WHAT YOU SHOULD DO: Search the data for the string "backing" and copy each line in which it appears.

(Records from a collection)
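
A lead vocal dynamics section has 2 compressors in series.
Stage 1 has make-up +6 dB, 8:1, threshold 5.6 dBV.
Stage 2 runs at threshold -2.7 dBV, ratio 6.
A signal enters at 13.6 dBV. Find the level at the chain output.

Stage 1: 8 dB above 5.6 dBV, reduced 8:1 to 1 dB above → 6.6 dBV; +6 dB make-up → 12.6 dBV.
Stage 2: 15.3 dB above -2.7 dBV, reduced 6:1 to 2.55 dB above → -0.15 dBV.

-0.15 dBV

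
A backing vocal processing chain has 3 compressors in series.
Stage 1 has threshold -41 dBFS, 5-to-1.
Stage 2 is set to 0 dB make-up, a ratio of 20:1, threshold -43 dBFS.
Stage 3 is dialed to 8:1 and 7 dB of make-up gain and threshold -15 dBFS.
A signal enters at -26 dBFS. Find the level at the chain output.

-35.75 dBFS

Stage 1: 15 dB above -41 dBFS, reduced 5:1 to 3 dB above → -38 dBFS.
Stage 2: 5 dB above -43 dBFS, reduced 20:1 to 0.25 dB above → -42.75 dBFS.
Stage 3: -42.75 dBFS is at or below the -15 dBFS threshold — no compression; make-up brings it to -35.75 dBFS.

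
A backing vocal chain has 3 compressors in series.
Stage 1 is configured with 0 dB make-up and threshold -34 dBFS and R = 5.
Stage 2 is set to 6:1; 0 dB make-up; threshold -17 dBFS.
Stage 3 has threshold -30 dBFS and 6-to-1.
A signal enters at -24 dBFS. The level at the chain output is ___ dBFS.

Stage 1: 10 dB above -34 dBFS, reduced 5:1 to 2 dB above → -32 dBFS.
Stage 2: -32 dBFS ≤ -17 dBFS, so stage 2 doesn't engage; output -32 dBFS.
Stage 3: -32 dBFS is at or below the -30 dBFS threshold — no compression; output -32 dBFS.

-32 dBFS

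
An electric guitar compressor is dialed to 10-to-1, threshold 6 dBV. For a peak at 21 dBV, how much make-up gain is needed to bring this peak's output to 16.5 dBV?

9 dB

The peak compresses to 6 + 15/10 = 7.5 dBV.
To reach 16.5 dBV requires 16.5 − 7.5 = 9 dB of make-up.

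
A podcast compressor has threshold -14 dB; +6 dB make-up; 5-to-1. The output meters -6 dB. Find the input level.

-4 dB

Remove make-up: -6 − 6 = -12 dB.
That's 2 dB above the -14 dB threshold.
Undo the ratio: input overshoot = 2 × 5 = 10 dB, giving input = -4 dB.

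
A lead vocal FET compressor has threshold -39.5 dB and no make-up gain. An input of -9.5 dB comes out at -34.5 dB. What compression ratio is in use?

Input overshoot = -9.5 − (-39.5) = 30 dB; output overshoot = -34.5 − (-39.5) = 5 dB.
Ratio = 30 / 5 = 6.

6:1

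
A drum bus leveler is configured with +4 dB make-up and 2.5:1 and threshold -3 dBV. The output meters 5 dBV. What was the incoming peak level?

7 dBV

Remove make-up: 5 − 4 = 1 dBV.
Post-compression overshoot = 1 − (-3) = 4 dB.
Input overshoot = R × output overshoot = 10 dB → input = -3 + 10 = 7 dBV.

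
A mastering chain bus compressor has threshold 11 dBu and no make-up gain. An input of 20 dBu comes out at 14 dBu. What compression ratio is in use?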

SOLUTION TO THIS PROBLEM:
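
A backing vocal processing chain has 3 compressors in series.
A backing vocal chain has 3 compressors in series.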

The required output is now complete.